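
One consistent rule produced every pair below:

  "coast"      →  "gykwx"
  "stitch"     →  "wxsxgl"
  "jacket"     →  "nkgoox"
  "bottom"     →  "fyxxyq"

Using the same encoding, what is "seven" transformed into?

The rule splits by letter class: vowels +10, consonants +4.
On seven: s(cons)+4=w, e(vowel)+10=o, v(cons)+4=z, e(vowel)+10=o, n(cons)+4=r.

wozor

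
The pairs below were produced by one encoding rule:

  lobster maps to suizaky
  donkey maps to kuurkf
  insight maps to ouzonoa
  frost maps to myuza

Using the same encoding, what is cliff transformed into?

The shift depends on letter class: consonant l→s is +7, but vowel o→u is +6. The rule splits by letter class: vowels +6, consonants +7.
On cliff: c(cons)+7=j, l(cons)+7=s, i(vowel)+6=o, f(cons)+7=m, f(cons)+7=m.

jsomm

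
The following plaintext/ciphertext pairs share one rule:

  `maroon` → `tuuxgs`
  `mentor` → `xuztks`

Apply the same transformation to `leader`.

xkjgkr

The output letters match the input read backwards, each shifted +6: maroon reversed is nooram. The word is reversed, then every letter is shifted forward by 6.
Applying it to leader: reverse → redael; then shift: r+6=x, e+6=k, d+6=j, a+6=g, e+6=k, l+6=r.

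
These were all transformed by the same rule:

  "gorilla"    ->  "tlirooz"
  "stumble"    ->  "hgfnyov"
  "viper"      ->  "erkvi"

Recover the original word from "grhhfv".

Letters are reflected about the middle of the alphabet (position → 25−position): Atbash.
Reversing it on grhhfv: g↔t, r↔i, h↔s, h↔s, f↔u, v↔e.

tissue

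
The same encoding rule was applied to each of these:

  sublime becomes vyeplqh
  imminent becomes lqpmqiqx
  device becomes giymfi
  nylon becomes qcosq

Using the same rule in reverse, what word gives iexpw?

Shifts by position in sublime: pos 0: s→v (+3), pos 1: u→y (+4), pos 2: b→e (+3), pos 3: l→p (+4) — repeating every 2. The shifts repeat in a cycle of length 2: positions 0,1,… shift by +3, +4, then the pattern repeats.
Undoing it on iexpw: i−3=f, e−4=a, x−3=u, p−4=l, w−3=t.

fault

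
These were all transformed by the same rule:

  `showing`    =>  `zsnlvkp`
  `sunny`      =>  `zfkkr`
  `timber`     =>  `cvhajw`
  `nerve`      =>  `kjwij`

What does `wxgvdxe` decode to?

This is an affine cipher: with a=0,…,z=25, each position x becomes (3x+23) mod 26.
Decoding wxgvdxe: w(22)→9·(22−23)≡17=r; x(23)→9·(23−23)≡0=a; g(6)→9·(6−23)≡3=d; v(21)→9·(21−23)≡8=i; d(3)→9·(3−23)≡2=c; x(23)→9·(23−23)≡0=a; e(4)→9·(4−23)≡11=l (all mod 26).

radical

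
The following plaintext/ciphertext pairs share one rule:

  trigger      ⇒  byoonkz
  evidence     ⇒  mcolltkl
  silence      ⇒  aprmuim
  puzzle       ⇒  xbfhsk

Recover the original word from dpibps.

victim

The shifts repeat in a cycle of length 3: positions 0,1,… shift by +8, +7, +6, then the pattern repeats.
Decoding dpibps: d−8=v, p−7=i, i−6=c, b−8=t, p−7=i, s−6=m.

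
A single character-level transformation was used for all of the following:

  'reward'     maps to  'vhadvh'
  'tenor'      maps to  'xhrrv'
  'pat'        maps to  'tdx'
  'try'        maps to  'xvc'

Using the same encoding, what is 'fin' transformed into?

The shift depends on letter class: consonant r→v is +4, but vowel e→h is +3. The rule splits by letter class: vowels +3, consonants +4.
Applying it to fin: f(cons)+4=j, i(vowel)+3=l, n(cons)+4=r.

jlr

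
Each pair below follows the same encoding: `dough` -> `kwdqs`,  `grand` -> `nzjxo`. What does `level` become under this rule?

smeow

Each letter shifts forward by (position + 7), i.e. 7, 8, 9, … — the shift grows by one for each successive letter.
For level: l+7=s, e+8=m, v+9=e, e+10=o, l+11=w.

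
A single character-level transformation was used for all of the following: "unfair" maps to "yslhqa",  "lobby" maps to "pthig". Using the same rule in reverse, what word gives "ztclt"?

vowel

In unfair: u→y is +4, n→s is +5, f→l is +6, a→h is +7 — the shift increases by 1 each position. The shift increases by 1 at each position, starting from +4: 4, 5, 6, ….
Reversing it on ztclt: z−4=v, t−5=o, c−6=w, l−7=e, t−8=l.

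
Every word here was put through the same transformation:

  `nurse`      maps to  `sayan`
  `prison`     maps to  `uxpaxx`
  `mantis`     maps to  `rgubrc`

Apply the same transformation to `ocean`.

tiliw

In nurse: n→s is +5, u→a is +6, r→y is +7, s→a is +8 — the shift increases by 1 each position. Each letter shifts forward by (position + 5), i.e. 5, 6, 7, … — the shift grows by one for each successive letter.
For ocean: o+5=t, c+6=i, e+7=l, a+8=i, n+9=w.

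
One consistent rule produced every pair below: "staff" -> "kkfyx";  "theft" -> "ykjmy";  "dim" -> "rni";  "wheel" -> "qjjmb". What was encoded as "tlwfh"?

The output letters match the input read backwards, each shifted +5: staff reversed is ffats. Read the word backwards and shift each letter +5.
Undoing it on tlwfh: shift back: t−5=o, l−5=g, w−5=r, f−5=a, h−5=c → ograc; then reverse → cargo.

cargo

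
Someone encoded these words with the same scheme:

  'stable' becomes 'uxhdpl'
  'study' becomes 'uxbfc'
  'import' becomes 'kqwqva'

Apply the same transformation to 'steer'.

A repeating key of period 3 is used — shifts +2, +4, +7 over and over.
On steer: s+2=u, t+4=x, e+7=l, e+2=g, r+4=v.

uxlgv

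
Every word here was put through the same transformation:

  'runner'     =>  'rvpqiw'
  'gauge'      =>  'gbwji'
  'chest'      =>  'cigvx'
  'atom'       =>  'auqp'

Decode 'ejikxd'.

In runner: r→r is +0, u→v is +1, n→p is +2, n→q is +3 — the shift increases by 1 each position. Letter i (0-indexed) is shifted by i+0, so successive shifts are 0, 1, 2, ….
Reversing it on ejikxd: e−0=e, j−1=i, i−2=g, k−3=h, x−4=t, d−5=y.

eighty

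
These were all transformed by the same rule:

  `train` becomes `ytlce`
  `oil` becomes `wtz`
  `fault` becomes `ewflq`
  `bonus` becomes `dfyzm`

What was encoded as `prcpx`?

The output letters match the input read backwards, each shifted +11: train reversed is niart. Read the word backwards and shift each letter +11.
Decoding prcpx: shift back: p−11=e, r−11=g, c−11=r, p−11=e, x−11=m → egrem; then reverse → merge.

merge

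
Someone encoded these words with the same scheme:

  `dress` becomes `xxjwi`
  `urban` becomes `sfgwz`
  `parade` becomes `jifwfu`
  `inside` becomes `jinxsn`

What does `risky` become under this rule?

The word is reversed, then every letter is shifted forward by 5.
For risky: reverse → yksir; then shift: y+5=d, k+5=p, s+5=x, i+5=n, r+5=w.

dpxnw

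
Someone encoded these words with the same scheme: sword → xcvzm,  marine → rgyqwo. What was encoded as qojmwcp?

license

In sword: s→x is +5, w→c is +6, o→v is +7, r→z is +8 — the shift increases by 1 each position. Letter i (0-indexed) is shifted by i+5, so successive shifts are 5, 6, 7, ….
Decoding qojmwcp: q−5=l, o−6=i, j−7=c, m−8=e, w−9=n, c−10=s, p−11=e.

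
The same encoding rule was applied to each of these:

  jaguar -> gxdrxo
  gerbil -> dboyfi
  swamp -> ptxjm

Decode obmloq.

Compare letters: j→g is +23, a→x is +23, g→d is +23 — a constant shift. It's a constant shift of +23 (ROT23).
Reversing it on obmloq: o−23=r, b−23=e, m−23=p, l−23=o, o−23=r, q−23=t.

report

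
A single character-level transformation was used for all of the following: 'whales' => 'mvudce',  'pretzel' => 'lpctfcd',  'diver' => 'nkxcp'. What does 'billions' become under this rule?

jkddkwhe

w(22)→m(12) and h(7)→v(21) fit y≡15x+20 (mod 26); the inverse of 15 mod 26 is 7. This is an affine cipher: with a=0,…,z=25, each position x becomes (15x+20) mod 26.
For billions: b(1)→15·1+20≡9=j; i(8)→15·8+20≡10=k; l(11)→15·11+20≡3=d; l(11)→15·11+20≡3=d; i(8)→15·8+20≡10=k; o(14)→15·14+20≡22=w; n(13)→15·13+20≡7=h; s(18)→15·18+20≡4=e (all mod 26).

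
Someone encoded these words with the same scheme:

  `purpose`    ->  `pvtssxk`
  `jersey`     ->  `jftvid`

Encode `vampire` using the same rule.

In purpose: p→p is +0, u→v is +1, r→t is +2, p→s is +3 — the shift increases by 1 each position. Letter i (0-indexed) is shifted by i+0, so successive shifts are 0, 1, 2, ….
Applying it to vampire: v+0=v, a+1=b, m+2=o, p+3=s, i+4=m, r+5=w, e+6=k.

vbosmwk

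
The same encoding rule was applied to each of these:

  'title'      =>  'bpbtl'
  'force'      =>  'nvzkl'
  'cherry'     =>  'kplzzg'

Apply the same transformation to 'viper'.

The shift depends on letter class: consonant t→b is +8, but vowel i→p is +7. The rule splits by letter class: vowels +7, consonants +8.
On viper: v(cons)+8=d, i(vowel)+7=p, p(cons)+8=x, e(vowel)+7=l, r(cons)+8=z.

dpxlz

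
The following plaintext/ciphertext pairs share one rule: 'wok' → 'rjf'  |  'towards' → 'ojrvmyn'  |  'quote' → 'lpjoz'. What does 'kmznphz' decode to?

Compare letters: w→r is +21, o→j is +21, k→f is +21 — a constant shift. Each letter is shifted forward by 21 in the alphabet (a Caesar shift of +21).
Decoding kmznphz: k−21=p, m−21=r, z−21=e, n−21=s, p−21=u, h−21=m, z−21=e.

presume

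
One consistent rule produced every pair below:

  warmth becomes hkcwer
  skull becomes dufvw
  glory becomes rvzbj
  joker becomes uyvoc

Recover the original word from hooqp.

wedge

Shifts by position in warmth: pos 0: w→h (+11), pos 1: a→k (+10), pos 2: r→c (+11), pos 3: m→w (+10) — repeating every 2. The shifts repeat in a cycle of length 2: positions 0,1,… shift by +11, +10, then the pattern repeats.
Reversing it on hooqp: h−11=w, o−10=e, o−11=d, q−10=g, p−11=e.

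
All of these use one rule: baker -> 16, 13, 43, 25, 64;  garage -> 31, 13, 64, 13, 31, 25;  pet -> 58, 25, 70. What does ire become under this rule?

37, 64, 25

b(#2)→16 and a(#1)→13: differences scale by 3, so n = 3·pos + 10. Each letter becomes 3×(its alphabet position, a=1..z=26) + 10.
Applying it to ire: i=9→37, r=18→64, e=5→25.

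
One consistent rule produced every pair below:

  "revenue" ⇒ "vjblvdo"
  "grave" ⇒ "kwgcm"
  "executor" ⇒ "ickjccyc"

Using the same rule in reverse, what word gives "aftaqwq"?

Letter i (0-indexed) is shifted by i+4, so successive shifts are 4, 5, 6, ….
Decoding aftaqwq: a−4=w, f−5=a, t−6=n, a−7=t, q−8=i, w−9=n, q−10=g.

wanting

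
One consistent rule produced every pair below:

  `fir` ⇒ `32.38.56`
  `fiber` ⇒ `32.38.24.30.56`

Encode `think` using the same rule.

60.36.38.48.42

f(#6)→32 and i(#9)→38: differences scale by 2, so n = 2·pos + 20. Each letter becomes 2×(its alphabet position, a=1..z=26) + 20.
On think: t=20→60, h=8→36, i=9→38, n=14→48, k=11→42.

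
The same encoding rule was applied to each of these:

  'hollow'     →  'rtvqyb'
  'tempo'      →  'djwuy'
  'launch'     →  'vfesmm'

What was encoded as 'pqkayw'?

Shifts by position in hollow: pos 0: h→r (+10), pos 1: o→t (+5), pos 2: l→v (+10), pos 3: l→q (+5) — repeating every 2. The shifts repeat in a cycle of length 2: positions 0,1,… shift by +10, +5, then the pattern repeats.
Decoding pqkayw: p−10=f, q−5=l, k−10=a, a−5=v, y−10=o, w−5=r.

flavor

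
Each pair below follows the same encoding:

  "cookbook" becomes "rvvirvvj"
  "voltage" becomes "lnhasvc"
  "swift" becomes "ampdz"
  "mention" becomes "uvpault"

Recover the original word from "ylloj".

The output letters match the input read backwards, each shifted +7: cookbook reversed is koobkooc. The word is reversed, then every letter is shifted forward by 7.
Decoding ylloj: shift back: y−7=r, l−7=e, l−7=e, o−7=h, j−7=c → reehc; then reverse → cheer.

cheer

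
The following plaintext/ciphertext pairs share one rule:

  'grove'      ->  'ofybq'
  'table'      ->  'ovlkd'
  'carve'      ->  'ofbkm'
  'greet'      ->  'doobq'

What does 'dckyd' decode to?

toast

The output letters match the input read backwards, each shifted +10: grove reversed is evorg. Read the word backwards and shift each letter +10.
Decoding dckyd: shift back: d−10=t, c−10=s, k−10=a, y−10=o, d−10=t → tsaot; then reverse → toast.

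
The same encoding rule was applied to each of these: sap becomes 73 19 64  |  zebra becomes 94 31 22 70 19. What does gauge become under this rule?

s(#19)→73 and a(#1)→19: differences scale by 3, so n = 3·pos + 16. Each letter becomes 3×(its alphabet position, a=1..z=26) + 16.
On gauge: g=7→37, a=1→19, u=21→79, g=7→37, e=5→31.

37 19 79 37 31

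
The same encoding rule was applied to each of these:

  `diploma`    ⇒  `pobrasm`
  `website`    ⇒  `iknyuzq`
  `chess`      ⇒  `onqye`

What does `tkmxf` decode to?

Shifts by position in diploma: pos 0: d→p (+12), pos 1: i→o (+6), pos 2: p→b (+12), pos 3: l→r (+6) — repeating every 2. The shifts repeat in a cycle of length 2: positions 0,1,… shift by +12, +6, then the pattern repeats.
Decoding tkmxf: t−12=h, k−6=e, m−12=a, x−6=r, f−12=t.

heart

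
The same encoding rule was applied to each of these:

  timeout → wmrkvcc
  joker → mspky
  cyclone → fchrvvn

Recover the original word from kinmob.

Each letter shifts forward by (position + 3), i.e. 3, 4, 5, … — the shift grows by one for each successive letter.
Undoing it on kinmob: k−3=h, i−4=e, n−5=i, m−6=g, o−7=h, b−8=t.

height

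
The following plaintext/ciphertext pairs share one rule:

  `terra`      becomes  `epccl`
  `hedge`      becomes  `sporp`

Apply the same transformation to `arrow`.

Compare letters: t→e is +11, e→p is +11, r→c is +11 — a constant shift. It's a constant shift of +11 (ROT11).
On arrow: a+11=l, r+11=c, r+11=c, o+11=z, w+11=h.

lcczh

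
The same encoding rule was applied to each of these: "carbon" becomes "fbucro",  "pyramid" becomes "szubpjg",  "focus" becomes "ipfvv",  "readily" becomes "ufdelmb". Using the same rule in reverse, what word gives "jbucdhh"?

garbage

It's a Vigenère-style cipher with numeric key [3,1]: position i shifts by key[i mod 2].
Reversing it on jbucdhh: j−3=g, b−1=a, u−3=r, c−1=b, d−3=a, h−1=g, h−3=e.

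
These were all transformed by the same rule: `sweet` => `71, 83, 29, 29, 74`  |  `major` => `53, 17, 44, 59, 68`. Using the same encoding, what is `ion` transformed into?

41, 59, 56

s(#19)→71 and w(#23)→83: differences scale by 3, so n = 3·pos + 14. Each letter becomes 3×(its alphabet position, a=1..z=26) + 14.
For ion: i=9→41, o=15→59, n=14→56.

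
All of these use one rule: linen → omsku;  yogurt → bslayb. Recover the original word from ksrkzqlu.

homesick

In linen: l→o is +3, i→m is +4, n→s is +5, e→k is +6 — the shift increases by 1 each position. Each letter shifts forward by (position + 3), i.e. 3, 4, 5, … — the shift grows by one for each successive letter.
Decoding ksrkzqlu: k−3=h, s−4=o, r−5=m, k−6=e, z−7=s, q−8=i, l−9=c, u−10=k.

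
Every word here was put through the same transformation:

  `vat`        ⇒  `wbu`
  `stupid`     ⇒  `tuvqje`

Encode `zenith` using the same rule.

Compare letters: v→w is +1, a→b is +1, t→u is +1 — a constant shift. This is a Caesar cipher with shift 1.
On zenith: z+1=a, e+1=f, n+1=o, i+1=j, t+1=u, h+1=i.

afojui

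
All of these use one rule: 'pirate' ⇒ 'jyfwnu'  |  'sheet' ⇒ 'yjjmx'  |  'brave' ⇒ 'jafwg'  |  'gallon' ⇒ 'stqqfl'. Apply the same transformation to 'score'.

jwthx

The word is reversed, then every letter is shifted forward by 5.
On score: reverse → erocs; then shift: e+5=j, r+5=w, o+5=t, c+5=h, s+5=x.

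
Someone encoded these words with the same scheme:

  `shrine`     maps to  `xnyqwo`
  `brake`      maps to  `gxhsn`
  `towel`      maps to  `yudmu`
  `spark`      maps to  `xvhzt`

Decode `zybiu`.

usual

In shrine: s→x is +5, h→n is +6, r→y is +7, i→q is +8 — the shift increases by 1 each position. The shift increases by 1 at each position, starting from +5: 5, 6, 7, ….
Reversing it on zybiu: z−5=u, y−6=s, b−7=u, i−8=a, u−9=l.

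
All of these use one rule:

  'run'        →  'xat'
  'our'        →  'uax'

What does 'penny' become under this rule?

vktte

Compare letters: r→x is +6, u→a is +6, n→t is +6 — a constant shift. It's a constant shift of +6 (ROT6).
Applying it to penny: p+6=v, e+6=k, n+6=t, n+6=t, y+6=e.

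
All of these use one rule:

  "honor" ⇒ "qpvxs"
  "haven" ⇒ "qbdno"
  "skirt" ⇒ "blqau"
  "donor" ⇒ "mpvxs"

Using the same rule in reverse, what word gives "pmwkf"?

Shifts by position in honor: pos 0: h→q (+9), pos 1: o→p (+1), pos 2: n→v (+8), pos 3: o→x (+9), pos 4: r→s (+1) — repeating every 3. The shifts repeat in a cycle of length 3: positions 0,1,… shift by +9, +1, +8, then the pattern repeats.
Undoing it on pmwkf: p−9=g, m−1=l, w−8=o, k−9=b, f−1=e.

globe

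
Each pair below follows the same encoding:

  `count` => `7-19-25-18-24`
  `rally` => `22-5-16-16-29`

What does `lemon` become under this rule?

c is letter #3 and maps to 7: an offset of 4. Letters become their 1-based position plus 4 (so a→5, b→6, …).
Applying it to lemon: l=12→16, e=5→9, m=13→17, o=15→19, n=14→18.

16-9-17-19-18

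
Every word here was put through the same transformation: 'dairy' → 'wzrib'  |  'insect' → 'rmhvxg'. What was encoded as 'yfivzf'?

Each pair mirrors across the alphabet (d↔w, a↔z, i↔r): positions sum to 25. This is the alphabet-reversal cipher (Atbash): a becomes z, b becomes y, etc.
Undoing it on yfivzf: y↔b, f↔u, i↔r, v↔e, z↔a, f↔u.

bureau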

────────────────────────────────────────

Work request:
Return only the lines from the beginning of the material up to and including the line with "frost maps to myuza", exactly as written.

Result of this exercise:
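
One consistent rule produced every pair below:

  "coast"      →  "gykwx"
  "stitch"     →  "wxsxgl"
  "jacket"     →  "nkgoox"
  "bottom"     →  "fyxxyq"

Using the same encoding, what is "seven" transformed into?

The rule splits by letter class: vowels +10, consonants +4.
On seven: s(cons)+4=w, e(vowel)+10=o, v(cons)+4=z, e(vowel)+10=o, n(cons)+4=r.

wozor

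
The pairs below were produced by one encoding rule:

  lobster maps to suizaky
  donkey maps to kuurkf
  insight maps to ouzonoa
  frost maps to myuza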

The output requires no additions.